What you are asked to do>
Write each record again exactly as it stands.

Task data>
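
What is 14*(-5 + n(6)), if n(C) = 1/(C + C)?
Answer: -413/6 ≈ -68.833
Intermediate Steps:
n(C) = 1/(2*C)
14*(-5 + n(6)) = 14*(-5 + (1/2)/6) = 14*(-5 + (1/2)*(1/6)) = 14*(-5 + 1/12) = 14*(-59/12) = -413/6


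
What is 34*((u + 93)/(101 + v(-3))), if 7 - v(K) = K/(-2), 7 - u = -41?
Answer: 3196/71 ≈ 45.014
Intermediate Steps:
u = 48 (u = 7 - 1*(-41) = 7 + 41 = 48)
v(K) = 7 + K/2 (v(K) = 7 - K/(-2) = 7 - K*(-1)/2 = 7 - (-1)*K/2 = 7 + K/2)
34*((u + 93)/(101 + v(-3))) = 34*((48 + 93)/(101 + (7 + (1/2)*(-3)))) = 34*(141/(101 + (7 - 3/2))) = 34*(141/(101 + 11/2)) = 34*(141/(213/2)) = 34*(141*(2/213)) = 34*(94/71) = 3196/71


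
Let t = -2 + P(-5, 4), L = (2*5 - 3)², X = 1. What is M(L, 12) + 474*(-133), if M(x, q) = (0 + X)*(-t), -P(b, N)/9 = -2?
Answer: -63058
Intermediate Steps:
P(b, N) = 18 (P(b, N) = -9*(-2) = 18)
L = 49 (L = (10 - 3)² = 7² = 49)
t = 16 (t = -2 + 18 = 16)
M(x, q) = -16 (M(x, q) = (0 + 1)*(-1*16) = 1*(-16) = -16)
M(L, 12) + 474*(-133) = -16 + 474*(-133) = -16 - 63042 = -63058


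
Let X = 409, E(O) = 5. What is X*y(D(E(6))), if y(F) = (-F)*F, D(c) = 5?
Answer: -10225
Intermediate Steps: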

Answer for the task>
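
What is 14*(-5 + n(6)), if n(C) = 1/(C + C)?
Answer: -413/6 ≈ -68.833
Intermediate Steps:
n(C) = 1/(2*C)
14*(-5 + n(6)) = 14*(-5 + (1/2)/6) = 14*(-5 + (1/2)*(1/6)) = 14*(-5 + 1/12) = 14*(-59/12) = -413/6


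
What is 34*((u + 93)/(101 + v(-3))), if 7 - v(K) = K/(-2), 7 - u = -41?
Answer: 3196/71 ≈ 45.014
Intermediate Steps:
u = 48 (u = 7 - 1*(-41) = 7 + 41 = 48)
v(K) = 7 + K/2 (v(K) = 7 - K/(-2) = 7 - K*(-1)/2 = 7 - (-1)*K/2 = 7 + K/2)
34*((u + 93)/(101 + v(-3))) = 34*((48 + 93)/(101 + (7 + (1/2)*(-3)))) = 34*(141/(101 + (7 - 3/2))) = 34*(141/(101 + 11/2)) = 34*(141/(213/2)) = 34*(141*(2/213)) = 34*(94/71) = 3196/71


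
Let t = -2 + P(-5, 4), L = (2*5 - 3)², X = 1. What is M(L, 12) + 474*(-133), if M(x, q) = (0 + X)*(-t), -P(b, N)/9 = -2?
Answer: -63058
Intermediate Steps:
P(b, N) = 18 (P(b, N) = -9*(-2) = 18)
L = 49 (L = (10 - 3)² = 7² = 49)
t = 16 (t = -2 + 18 = 16)
M(x, q) = -16 (M(x, q) = (0 + 1)*(-1*16) = 1*(-16) = -16)
M(L, 12) + 474*(-133) = -16 + 474*(-133) = -16 - 63042 = -63058


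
Let X = 409, E(O) = 5. What is X*y(D(E(6))), if y(F) = (-F)*F, D(c) = 5?
Answer: -10225
Intermediate Steps: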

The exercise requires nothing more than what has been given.